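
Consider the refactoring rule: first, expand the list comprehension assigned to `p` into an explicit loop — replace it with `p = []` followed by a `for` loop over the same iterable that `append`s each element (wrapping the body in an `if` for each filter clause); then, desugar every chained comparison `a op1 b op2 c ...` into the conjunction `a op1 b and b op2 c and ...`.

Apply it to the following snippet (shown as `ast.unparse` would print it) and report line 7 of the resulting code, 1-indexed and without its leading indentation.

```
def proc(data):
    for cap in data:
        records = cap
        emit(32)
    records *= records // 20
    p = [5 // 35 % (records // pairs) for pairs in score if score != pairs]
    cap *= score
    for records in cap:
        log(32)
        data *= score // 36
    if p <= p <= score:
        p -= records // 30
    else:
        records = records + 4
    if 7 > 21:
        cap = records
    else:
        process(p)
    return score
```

Transformed code:
def proc(data):
    for cap in data:
        records = cap
        emit(32)
    records *= records // 20
    p = []
    for pairs in score:
        if score != pairs:
            p.append(5 // 35 % (records // pairs))
    cap *= score
    for records in cap:
        log(32)
        data *= score // 36
    if p <= p and p <= score:
        p -= records // 30
    else:
        records = records + 4
    if 7 > 21:
        cap = records
    else:
        process(p)
    return score

for pairs in score:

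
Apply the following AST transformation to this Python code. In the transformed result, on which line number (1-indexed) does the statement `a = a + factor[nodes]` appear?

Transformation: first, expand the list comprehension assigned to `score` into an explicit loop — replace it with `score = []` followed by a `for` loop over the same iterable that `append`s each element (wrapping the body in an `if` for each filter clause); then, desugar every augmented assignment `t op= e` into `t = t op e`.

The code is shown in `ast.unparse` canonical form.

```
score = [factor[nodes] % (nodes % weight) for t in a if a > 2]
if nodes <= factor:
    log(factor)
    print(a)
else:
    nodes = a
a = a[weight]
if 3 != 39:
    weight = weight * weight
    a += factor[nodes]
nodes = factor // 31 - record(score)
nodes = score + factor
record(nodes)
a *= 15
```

13

Transformed code:
score = []
for t in a:
    if a > 2:
        score.append(factor[nodes] % (nodes % weight))
if nodes <= factor:
    log(factor)
    print(a)
else:
    nodes = a
a = a[weight]
if 3 != 39:
    weight = weight * weight
    a = a + factor[nodes]
nodes = factor // 31 - record(score)
nodes = score + factor
record(nodes)
a = a * 15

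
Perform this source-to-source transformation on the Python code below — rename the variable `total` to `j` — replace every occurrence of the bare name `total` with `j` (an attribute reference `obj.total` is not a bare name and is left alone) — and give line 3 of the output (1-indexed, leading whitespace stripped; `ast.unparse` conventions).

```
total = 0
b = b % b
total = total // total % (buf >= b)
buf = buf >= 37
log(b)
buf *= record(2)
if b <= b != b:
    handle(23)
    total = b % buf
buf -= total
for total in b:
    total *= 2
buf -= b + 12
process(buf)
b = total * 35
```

j = j // j % (buf >= b)

Transformed code:
j = 0
b = b % b
j = j // j % (buf >= b)
buf = buf >= 37
log(b)
buf *= record(2)
if b <= b != b:
    handle(23)
    j = b % buf
buf -= j
for j in b:
    j *= 2
buf -= b + 12
process(buf)
b = j * 35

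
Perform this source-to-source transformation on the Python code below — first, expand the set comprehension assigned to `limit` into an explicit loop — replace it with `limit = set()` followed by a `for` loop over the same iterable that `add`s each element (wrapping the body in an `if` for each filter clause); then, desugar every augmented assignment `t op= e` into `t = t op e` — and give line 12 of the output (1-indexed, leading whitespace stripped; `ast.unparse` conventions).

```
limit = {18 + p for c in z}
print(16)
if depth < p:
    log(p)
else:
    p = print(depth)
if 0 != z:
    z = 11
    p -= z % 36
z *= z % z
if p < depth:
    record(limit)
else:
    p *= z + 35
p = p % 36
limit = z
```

Transformed code:
limit = set()
for c in z:
    limit.add(18 + p)
print(16)
if depth < p:
    log(p)
else:
    p = print(depth)
if 0 != z:
    z = 11
    p = p - z % 36
z = z * (z % z)
if p < depth:
    record(limit)
else:
    p = p * (z + 35)
p = p % 36
limit = z

z = z * (z % z)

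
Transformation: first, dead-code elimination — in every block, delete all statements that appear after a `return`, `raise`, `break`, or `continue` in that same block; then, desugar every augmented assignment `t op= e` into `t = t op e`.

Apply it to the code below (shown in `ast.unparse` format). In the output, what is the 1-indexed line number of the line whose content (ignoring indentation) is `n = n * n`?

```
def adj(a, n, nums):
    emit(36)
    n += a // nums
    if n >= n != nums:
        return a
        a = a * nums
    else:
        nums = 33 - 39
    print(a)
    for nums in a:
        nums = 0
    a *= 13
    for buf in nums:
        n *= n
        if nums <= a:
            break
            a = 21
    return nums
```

Transformed code:
def adj(a, n, nums):
    emit(36)
    n = n + a // nums
    if n >= n != nums:
        return a
    else:
        nums = 33 - 39
    print(a)
    for nums in a:
        nums = 0
    a = a * 13
    for buf in nums:
        n = n * n
        if nums <= a:
            break
    return nums

13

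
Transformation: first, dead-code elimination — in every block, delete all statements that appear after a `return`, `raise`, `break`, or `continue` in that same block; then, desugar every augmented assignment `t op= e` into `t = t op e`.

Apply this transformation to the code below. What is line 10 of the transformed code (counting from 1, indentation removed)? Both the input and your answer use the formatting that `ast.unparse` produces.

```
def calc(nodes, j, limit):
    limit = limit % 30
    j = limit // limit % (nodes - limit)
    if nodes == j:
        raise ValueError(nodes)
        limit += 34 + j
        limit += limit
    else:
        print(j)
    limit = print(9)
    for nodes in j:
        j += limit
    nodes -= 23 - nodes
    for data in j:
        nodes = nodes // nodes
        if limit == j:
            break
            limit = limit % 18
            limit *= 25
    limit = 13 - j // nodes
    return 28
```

Transformed code:
def calc(nodes, j, limit):
    limit = limit % 30
    j = limit // limit % (nodes - limit)
    if nodes == j:
        raise ValueError(nodes)
    else:
        print(j)
    limit = print(9)
    for nodes in j:
        j = j + limit
    nodes = nodes - (23 - nodes)
    for data in j:
        nodes = nodes // nodes
        if limit == j:
            break
    limit = 13 - j // nodes
    return 28

j = j + limit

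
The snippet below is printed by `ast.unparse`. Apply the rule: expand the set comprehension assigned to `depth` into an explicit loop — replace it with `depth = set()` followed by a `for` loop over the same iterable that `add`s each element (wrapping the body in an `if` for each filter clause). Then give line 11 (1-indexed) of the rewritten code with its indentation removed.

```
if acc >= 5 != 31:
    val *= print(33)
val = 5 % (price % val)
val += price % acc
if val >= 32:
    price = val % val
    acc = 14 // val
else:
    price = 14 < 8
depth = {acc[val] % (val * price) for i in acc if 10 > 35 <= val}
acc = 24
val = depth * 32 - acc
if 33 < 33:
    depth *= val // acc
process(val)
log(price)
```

Transformed code:
if acc >= 5 != 31:
    val *= print(33)
val = 5 % (price % val)
val += price % acc
if val >= 32:
    price = val % val
    acc = 14 // val
else:
    price = 14 < 8
depth = set()
for i in acc:
    if 10 > 35 <= val:
        depth.add(acc[val] % (val * price))
acc = 24
val = depth * 32 - acc
if 33 < 33:
    depth *= val // acc
process(val)
log(price)

for i in acc:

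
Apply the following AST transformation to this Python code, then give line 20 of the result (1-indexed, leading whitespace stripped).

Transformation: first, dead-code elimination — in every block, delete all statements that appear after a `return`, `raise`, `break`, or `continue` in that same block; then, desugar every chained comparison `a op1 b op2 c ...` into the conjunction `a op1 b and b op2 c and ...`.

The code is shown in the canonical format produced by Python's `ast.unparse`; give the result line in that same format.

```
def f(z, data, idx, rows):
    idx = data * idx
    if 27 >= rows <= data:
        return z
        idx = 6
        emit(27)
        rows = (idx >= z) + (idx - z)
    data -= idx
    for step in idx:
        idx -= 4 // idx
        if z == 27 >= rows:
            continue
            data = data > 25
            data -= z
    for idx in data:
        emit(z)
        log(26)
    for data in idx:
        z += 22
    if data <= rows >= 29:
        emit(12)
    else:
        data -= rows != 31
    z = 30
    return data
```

Transformed code:
def f(z, data, idx, rows):
    idx = data * idx
    if 27 >= rows and rows <= data:
        return z
    data -= idx
    for step in idx:
        idx -= 4 // idx
        if z == 27 and 27 >= rows:
            continue
    for idx in data:
        emit(z)
        log(26)
    for data in idx:
        z += 22
    if data <= rows and rows >= 29:
        emit(12)
    else:
        data -= rows != 31
    z = 30
    return data

return data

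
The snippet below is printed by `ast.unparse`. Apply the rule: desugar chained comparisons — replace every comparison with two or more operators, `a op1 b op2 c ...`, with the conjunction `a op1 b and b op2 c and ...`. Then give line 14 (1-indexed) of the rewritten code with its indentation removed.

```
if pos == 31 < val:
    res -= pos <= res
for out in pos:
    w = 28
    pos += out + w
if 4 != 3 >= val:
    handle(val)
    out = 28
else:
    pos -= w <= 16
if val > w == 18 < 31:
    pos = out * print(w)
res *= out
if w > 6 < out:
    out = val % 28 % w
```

if w > 6 and 6 < out:

Transformed code:
if pos == 31 and 31 < val:
    res -= pos <= res
for out in pos:
    w = 28
    pos += out + w
if 4 != 3 and 3 >= val:
    handle(val)
    out = 28
else:
    pos -= w <= 16
if val > w and w == 18 and (18 < 31):
    pos = out * print(w)
res *= out
if w > 6 and 6 < out:
    out = val % 28 % w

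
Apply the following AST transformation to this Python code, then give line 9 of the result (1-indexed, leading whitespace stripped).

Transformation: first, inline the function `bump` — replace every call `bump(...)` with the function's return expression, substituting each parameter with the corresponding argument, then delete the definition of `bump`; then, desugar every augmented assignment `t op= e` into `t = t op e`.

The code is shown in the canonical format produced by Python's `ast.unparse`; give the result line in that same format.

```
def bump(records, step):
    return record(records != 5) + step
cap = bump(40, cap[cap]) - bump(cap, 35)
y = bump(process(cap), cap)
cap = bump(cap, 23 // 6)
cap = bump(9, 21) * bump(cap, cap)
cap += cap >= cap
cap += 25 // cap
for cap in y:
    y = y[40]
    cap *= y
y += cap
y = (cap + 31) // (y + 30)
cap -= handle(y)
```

Transformed code:
cap = record(40 != 5) + cap[cap] - (record(cap != 5) + 35)
y = record(process(cap) != 5) + cap
cap = record(cap != 5) + 23 // 6
cap = (record(9 != 5) + 21) * (record(cap != 5) + cap)
cap = cap + (cap >= cap)
cap = cap + 25 // cap
for cap in y:
    y = y[40]
    cap = cap * y
y = y + cap
y = (cap + 31) // (y + 30)
cap = cap - handle(y)

cap = cap * y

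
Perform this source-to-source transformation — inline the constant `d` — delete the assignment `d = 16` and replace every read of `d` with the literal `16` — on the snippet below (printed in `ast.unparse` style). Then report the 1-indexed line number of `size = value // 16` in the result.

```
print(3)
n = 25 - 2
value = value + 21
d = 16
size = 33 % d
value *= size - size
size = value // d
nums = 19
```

6

Transformed code:
print(3)
n = 25 - 2
value = value + 21
size = 33 % 16
value *= size - size
size = value // 16
nums = 19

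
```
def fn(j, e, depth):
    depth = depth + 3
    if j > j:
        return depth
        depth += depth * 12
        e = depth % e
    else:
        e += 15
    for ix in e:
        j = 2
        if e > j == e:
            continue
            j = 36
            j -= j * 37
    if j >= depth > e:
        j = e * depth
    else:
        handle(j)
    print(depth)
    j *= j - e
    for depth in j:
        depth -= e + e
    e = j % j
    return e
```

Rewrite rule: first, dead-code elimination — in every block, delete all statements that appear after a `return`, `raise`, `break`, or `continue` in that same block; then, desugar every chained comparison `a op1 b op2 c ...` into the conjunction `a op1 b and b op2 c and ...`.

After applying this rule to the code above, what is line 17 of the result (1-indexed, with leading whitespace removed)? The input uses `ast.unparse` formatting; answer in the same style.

Transformed code:
def fn(j, e, depth):
    depth = depth + 3
    if j > j:
        return depth
    else:
        e += 15
    for ix in e:
        j = 2
        if e > j and j == e:
            continue
    if j >= depth and depth > e:
        j = e * depth
    else:
        handle(j)
    print(depth)
    j *= j - e
    for depth in j:
        depth -= e + e
    e = j % j
    return e

for depth in j:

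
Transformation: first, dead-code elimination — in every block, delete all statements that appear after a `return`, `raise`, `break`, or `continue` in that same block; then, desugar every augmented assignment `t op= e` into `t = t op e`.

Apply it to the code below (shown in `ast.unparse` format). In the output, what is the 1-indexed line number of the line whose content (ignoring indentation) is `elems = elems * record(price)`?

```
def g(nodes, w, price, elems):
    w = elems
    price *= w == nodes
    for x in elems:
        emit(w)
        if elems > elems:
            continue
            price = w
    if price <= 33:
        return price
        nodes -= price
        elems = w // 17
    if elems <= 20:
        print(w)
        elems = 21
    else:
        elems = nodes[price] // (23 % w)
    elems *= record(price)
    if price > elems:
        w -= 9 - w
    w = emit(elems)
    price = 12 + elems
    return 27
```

15

Transformed code:
def g(nodes, w, price, elems):
    w = elems
    price = price * (w == nodes)
    for x in elems:
        emit(w)
        if elems > elems:
            continue
    if price <= 33:
        return price
    if elems <= 20:
        print(w)
        elems = 21
    else:
        elems = nodes[price] // (23 % w)
    elems = elems * record(price)
    if price > elems:
        w = w - (9 - w)
    w = emit(elems)
    price = 12 + elems
    return 27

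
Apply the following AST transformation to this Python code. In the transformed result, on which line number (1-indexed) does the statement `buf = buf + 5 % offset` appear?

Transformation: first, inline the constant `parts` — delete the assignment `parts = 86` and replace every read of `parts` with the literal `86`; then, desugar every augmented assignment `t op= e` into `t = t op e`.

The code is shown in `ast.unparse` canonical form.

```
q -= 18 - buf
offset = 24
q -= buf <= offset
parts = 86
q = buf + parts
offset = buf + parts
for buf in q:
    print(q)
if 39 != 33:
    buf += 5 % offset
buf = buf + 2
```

9

Transformed code:
q = q - (18 - buf)
offset = 24
q = q - (buf <= offset)
q = buf + 86
offset = buf + 86
for buf in q:
    print(q)
if 39 != 33:
    buf = buf + 5 % offset
buf = buf + 2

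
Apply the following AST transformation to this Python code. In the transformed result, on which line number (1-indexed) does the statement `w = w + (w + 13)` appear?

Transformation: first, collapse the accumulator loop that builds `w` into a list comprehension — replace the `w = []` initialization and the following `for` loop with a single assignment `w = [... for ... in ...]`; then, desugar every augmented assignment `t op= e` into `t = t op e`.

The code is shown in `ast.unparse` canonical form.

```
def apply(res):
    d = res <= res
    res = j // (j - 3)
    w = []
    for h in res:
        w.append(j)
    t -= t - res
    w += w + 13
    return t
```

6

Transformed code:
def apply(res):
    d = res <= res
    res = j // (j - 3)
    w = [j for h in res]
    t = t - (t - res)
    w = w + (w + 13)
    return t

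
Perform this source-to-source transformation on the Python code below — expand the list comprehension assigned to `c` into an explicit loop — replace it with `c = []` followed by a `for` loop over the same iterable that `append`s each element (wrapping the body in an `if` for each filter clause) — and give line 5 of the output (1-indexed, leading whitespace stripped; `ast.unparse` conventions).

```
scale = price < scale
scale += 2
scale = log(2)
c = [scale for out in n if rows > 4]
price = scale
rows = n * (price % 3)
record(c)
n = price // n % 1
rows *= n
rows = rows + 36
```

Transformed code:
scale = price < scale
scale += 2
scale = log(2)
c = []
for out in n:
    if rows > 4:
        c.append(scale)
price = scale
rows = n * (price % 3)
record(c)
n = price // n % 1
rows *= n
rows = rows + 36

for out in n:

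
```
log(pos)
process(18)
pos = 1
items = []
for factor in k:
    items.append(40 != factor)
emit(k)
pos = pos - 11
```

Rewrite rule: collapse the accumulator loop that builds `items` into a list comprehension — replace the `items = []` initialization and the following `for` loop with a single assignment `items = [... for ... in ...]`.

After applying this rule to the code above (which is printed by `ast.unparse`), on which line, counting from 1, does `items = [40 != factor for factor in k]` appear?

4

Transformed code:
log(pos)
process(18)
pos = 1
items = [40 != factor for factor in k]
emit(k)
pos = pos - 11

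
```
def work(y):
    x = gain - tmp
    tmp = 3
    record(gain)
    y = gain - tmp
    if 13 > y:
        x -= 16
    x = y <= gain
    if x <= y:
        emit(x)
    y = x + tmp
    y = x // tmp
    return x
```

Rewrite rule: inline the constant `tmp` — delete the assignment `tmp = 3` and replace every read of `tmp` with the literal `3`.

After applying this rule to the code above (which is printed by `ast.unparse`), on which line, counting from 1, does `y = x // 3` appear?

11

Transformed code:
def work(y):
    x = gain - 3
    record(gain)
    y = gain - 3
    if 13 > y:
        x -= 16
    x = y <= gain
    if x <= y:
        emit(x)
    y = x + 3
    y = x // 3
    return x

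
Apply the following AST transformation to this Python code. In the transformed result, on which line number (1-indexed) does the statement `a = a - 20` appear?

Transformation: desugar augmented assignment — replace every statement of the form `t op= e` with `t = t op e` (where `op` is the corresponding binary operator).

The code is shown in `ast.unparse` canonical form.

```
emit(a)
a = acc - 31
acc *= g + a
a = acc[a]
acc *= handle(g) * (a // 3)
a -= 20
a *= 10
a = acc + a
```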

++++++

(THE TASK) Your answer should consist of the lines from the material that contain "parts".

(OUTPUT)
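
Transformation: first, inline the constant `parts` — delete the assignment `parts = 86` and replace every read of `parts` with the literal `86`; then, desugar every augmented assignment `t op= e` into `t = t op e`.
parts = 86
q = buf + parts
offset = buf + parts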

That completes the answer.